Work item:
Transcribe the full listing below exactly.

Data listing:

━━━━━━━━━━

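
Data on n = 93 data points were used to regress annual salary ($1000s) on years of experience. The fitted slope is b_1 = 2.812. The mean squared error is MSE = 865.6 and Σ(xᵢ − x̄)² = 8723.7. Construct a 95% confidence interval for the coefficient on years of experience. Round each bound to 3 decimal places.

(2.186, 3.438)

SE(b_1) = √(MSE/Sₓₓ) = √(865.6/8723.7) = 0.314998.
df = n − 2 = 91.
t* = t_{0.025, 91} = 1.986377.
Margin = t* × SE = 1.986377 × 0.314998 = 0.62571.
CI: 2.812 ± 0.62571 → (2.186, 3.438).
With 95% confidence, each one-unit increase in years of experience is associated with a change of between 2.186 and 3.438 $1000s in annual salary.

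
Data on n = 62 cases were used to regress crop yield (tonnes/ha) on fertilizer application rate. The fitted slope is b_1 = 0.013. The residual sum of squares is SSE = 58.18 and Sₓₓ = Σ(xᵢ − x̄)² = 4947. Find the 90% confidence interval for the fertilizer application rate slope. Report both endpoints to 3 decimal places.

(-0.010, 0.036)

MSE = SSE/(n − 2) = 58.18/60 = 0.969667.
SE(b_1) = √(MSE/Sₓₓ) = √(0.969667/4947) = 0.0140004.
df = n − 2 = 60.
t* = t_{0.05, 60} = 1.670649.
Margin = t* × SE = 1.670649 × 0.0140004 = 0.02339.
CI: 0.013 ± 0.02339 → (-0.010, 0.036).
With 90% confidence, each one-unit increase in fertilizer application rate is associated with a change of between -0.010 and 0.036 tonnes/ha in crop yield.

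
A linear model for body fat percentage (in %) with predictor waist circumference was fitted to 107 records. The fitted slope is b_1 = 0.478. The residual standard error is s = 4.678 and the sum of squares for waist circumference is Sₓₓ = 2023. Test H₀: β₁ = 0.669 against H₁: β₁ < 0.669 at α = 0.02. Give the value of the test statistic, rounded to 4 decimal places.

t = -1.8364

SE(b_1) = s/√Sₓₓ = 4.678/√2023 = 0.104007.
t = (0.478 − 0.669) / 0.104007 = -1.8364.
df = n − 2 = 105.
One-sided p ≈ 0.0346, which is ≥ 0.02, so fail to reject H₀.
The data do not give significant evidence that the true slope on waist circumference is below 0.669 % per unit.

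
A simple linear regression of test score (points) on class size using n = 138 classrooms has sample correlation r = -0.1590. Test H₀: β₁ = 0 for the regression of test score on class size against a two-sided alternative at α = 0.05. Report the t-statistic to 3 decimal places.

t = -1.878

t = r·√(n − 2)/√(1 − r²) = -0.1590·√136/√0.974719 = -1.878.
df = n − 2 = 136.
Two-sided p ≈ 0.0625, which is ≥ 0.05, so fail to reject H₀.
The data do not give significant evidence of a linear association between class size and test score.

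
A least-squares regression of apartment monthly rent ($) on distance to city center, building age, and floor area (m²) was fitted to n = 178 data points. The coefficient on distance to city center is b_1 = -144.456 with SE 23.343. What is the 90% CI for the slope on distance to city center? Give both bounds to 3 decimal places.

df = n − k − 1 = 178 − 3 − 1 = 174.
t* = t_{0.05, 174} = 1.653658.
Margin = t* × SE = 1.653658 × 23.343 = 38.60134.
CI: -144.456 ± 38.60134 → (-183.057, -105.855).
With 90% confidence, each one-unit increase in distance to city center is associated with a change of between -183.057 and -105.855 $ in apartment monthly rent, holding the other predictors fixed.

(-183.057, -105.855)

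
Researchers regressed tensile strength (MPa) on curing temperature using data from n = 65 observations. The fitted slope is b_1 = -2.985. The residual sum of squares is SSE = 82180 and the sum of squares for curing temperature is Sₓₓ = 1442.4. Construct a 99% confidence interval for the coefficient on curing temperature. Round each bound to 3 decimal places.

MSE = SSE/(n − 2) = 82180/63 = 1304.44.
SE(b_1) = √(MSE/Sₓₓ) = √(1304.44/1442.4) = 0.950977.
df = n − 2 = 63.
t* = t_{0.005, 63} = 2.656145.
Margin = t* × SE = 2.656145 × 0.950977 = 2.52593.
CI: -2.985 ± 2.52593 → (-5.511, -0.459).
With 99% confidence, each one-unit increase in curing temperature is associated with a change of between -5.511 and -0.459 MPa in tensile strength.

(-5.511, -0.459)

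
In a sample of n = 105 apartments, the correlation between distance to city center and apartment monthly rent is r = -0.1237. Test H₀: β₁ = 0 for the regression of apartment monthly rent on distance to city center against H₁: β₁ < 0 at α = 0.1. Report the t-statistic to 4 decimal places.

t = -1.2651

t = r·√(n − 2)/√(1 − r²) = -0.1237·√103/√0.984698 = -1.2651.
df = n − 2 = 103.
One-sided p ≈ 0.1043, which is ≥ 0.1, so fail to reject H₀.
The data do not give significant evidence of a linear association between distance to city center and apartment monthly rent.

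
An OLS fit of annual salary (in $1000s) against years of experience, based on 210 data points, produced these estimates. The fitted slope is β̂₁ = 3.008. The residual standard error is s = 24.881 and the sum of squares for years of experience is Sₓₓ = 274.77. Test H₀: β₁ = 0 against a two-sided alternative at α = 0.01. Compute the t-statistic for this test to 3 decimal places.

SE(β̂₁) = s/√Sₓₓ = 24.881/√274.77 = 1.50101.
t = 3.008 / 1.50101 = 2.004.
df = n − 2 = 208.
Two-sided p ≈ 0.0464, which is ≥ 0.01, so fail to reject H₀.
The data do not give significant evidence of an association between years of experience and annual salary.

t = 2.004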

━━━━━━━━━━

Result of the task:
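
Data on n = 93 data points were used to regress annual salary ($1000s) on years of experience. The fitted slope is b_1 = 2.812. The mean squared error is MSE = 865.6 and Σ(xᵢ − x̄)² = 8723.7. Construct a 95% confidence interval for the coefficient on years of experience. Round each bound to 3 decimal places.

(2.186, 3.438)

SE(b_1) = √(MSE/Sₓₓ) = √(865.6/8723.7) = 0.314998.
df = n − 2 = 91.
t* = t_{0.025, 91} = 1.986377.
Margin = t* × SE = 1.986377 × 0.314998 = 0.62571.
CI: 2.812 ± 0.62571 → (2.186, 3.438).
With 95% confidence, each one-unit increase in years of experience is associated with a change of between 2.186 and 3.438 $1000s in annual salary.

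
Data on n = 62 cases were used to regress crop yield (tonnes/ha) on fertilizer application rate. The fitted slope is b_1 = 0.013. The residual sum of squares is SSE = 58.18 and Sₓₓ = Σ(xᵢ − x̄)² = 4947. Find the 90% confidence interval for the fertilizer application rate slope. Report both endpoints to 3 decimal places.

(-0.010, 0.036)

MSE = SSE/(n − 2) = 58.18/60 = 0.969667.
SE(b_1) = √(MSE/Sₓₓ) = √(0.969667/4947) = 0.0140004.
df = n − 2 = 60.
t* = t_{0.05, 60} = 1.670649.
Margin = t* × SE = 1.670649 × 0.0140004 = 0.02339.
CI: 0.013 ± 0.02339 → (-0.010, 0.036).
With 90% confidence, each one-unit increase in fertilizer application rate is associated with a change of between -0.010 and 0.036 tonnes/ha in crop yield.

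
A linear model for body fat percentage (in %) with predictor waist circumference was fitted to 107 records. The fitted slope is b_1 = 0.478. The residual standard error is s = 4.678 and the sum of squares for waist circumference is Sₓₓ = 2023. Test H₀: β₁ = 0.669 against H₁: β₁ < 0.669 at α = 0.02. Give the value of the test statistic, rounded to 4 decimal places.

t = -1.8364

SE(b_1) = s/√Sₓₓ = 4.678/√2023 = 0.104007.
t = (0.478 − 0.669) / 0.104007 = -1.8364.
df = n − 2 = 105.
One-sided p ≈ 0.0346, which is ≥ 0.02, so fail to reject H₀.
The data do not give significant evidence that the true slope on waist circumference is below 0.669 % per unit.

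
A simple linear regression of test score (points) on class size using n = 138 classrooms has sample correlation r = -0.1590. Test H₀: β₁ = 0 for the regression of test score on class size against a two-sided alternative at α = 0.05. Report the t-statistic to 3 decimal places.

t = -1.878

t = r·√(n − 2)/√(1 − r²) = -0.1590·√136/√0.974719 = -1.878.
df = n − 2 = 136.
Two-sided p ≈ 0.0625, which is ≥ 0.05, so fail to reject H₀.
The data do not give significant evidence of a linear association between class size and test score.

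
A least-squares regression of apartment monthly rent ($) on distance to city center, building age, and floor area (m²) was fitted to n = 178 data points. The coefficient on distance to city center is b_1 = -144.456 with SE 23.343. What is the 90% CI for the slope on distance to city center? Give both bounds to 3 decimal places.

df = n − k − 1 = 178 − 3 − 1 = 174.
t* = t_{0.05, 174} = 1.653658.
Margin = t* × SE = 1.653658 × 23.343 = 38.60134.
CI: -144.456 ± 38.60134 → (-183.057, -105.855).
With 90% confidence, each one-unit increase in distance to city center is associated with a change of between -183.057 and -105.855 $ in apartment monthly rent, holding the other predictors fixed.

(-183.057, -105.855)

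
Researchers regressed tensile strength (MPa) on curing temperature using data from n = 65 observations. The fitted slope is b_1 = -2.985. The residual sum of squares is SSE = 82180 and the sum of squares for curing temperature is Sₓₓ = 1442.4. Construct a 99% confidence interval for the coefficient on curing temperature. Round each bound to 3 decimal places.

MSE = SSE/(n − 2) = 82180/63 = 1304.44.
SE(b_1) = √(MSE/Sₓₓ) = √(1304.44/1442.4) = 0.950977.
df = n − 2 = 63.
t* = t_{0.005, 63} = 2.656145.
Margin = t* × SE = 2.656145 × 0.950977 = 2.52593.
CI: -2.985 ± 2.52593 → (-5.511, -0.459).
With 99% confidence, each one-unit increase in curing temperature is associated with a change of between -5.511 and -0.459 MPa in tensile strength.

(-5.511, -0.459)

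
In a sample of n = 105 apartments, the correlation between distance to city center and apartment monthly rent is r = -0.1237. Test H₀: β₁ = 0 for the regression of apartment monthly rent on distance to city center against H₁: β₁ < 0 at α = 0.1. Report the t-statistic to 4 decimal places.

t = -1.2651

t = r·√(n − 2)/√(1 − r²) = -0.1237·√103/√0.984698 = -1.2651.
df = n − 2 = 103.
One-sided p ≈ 0.1043, which is ≥ 0.1, so fail to reject H₀.
The data do not give significant evidence of a linear association between distance to city center and apartment monthly rent.

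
An OLS fit of annual salary (in $1000s) against years of experience, based on 210 data points, produced these estimates. The fitted slope is β̂₁ = 3.008. The residual standard error is s = 24.881 and the sum of squares for years of experience is Sₓₓ = 274.77. Test H₀: β₁ = 0 against a two-sided alternative at α = 0.01. Compute the t-statistic for this test to 3 decimal places.

SE(β̂₁) = s/√Sₓₓ = 24.881/√274.77 = 1.50101.
t = 3.008 / 1.50101 = 2.004.
df = n − 2 = 208.
Two-sided p ≈ 0.0464, which is ≥ 0.01, so fail to reject H₀.
The data do not give significant evidence of an association between years of experience and annual salary.

t = 2.004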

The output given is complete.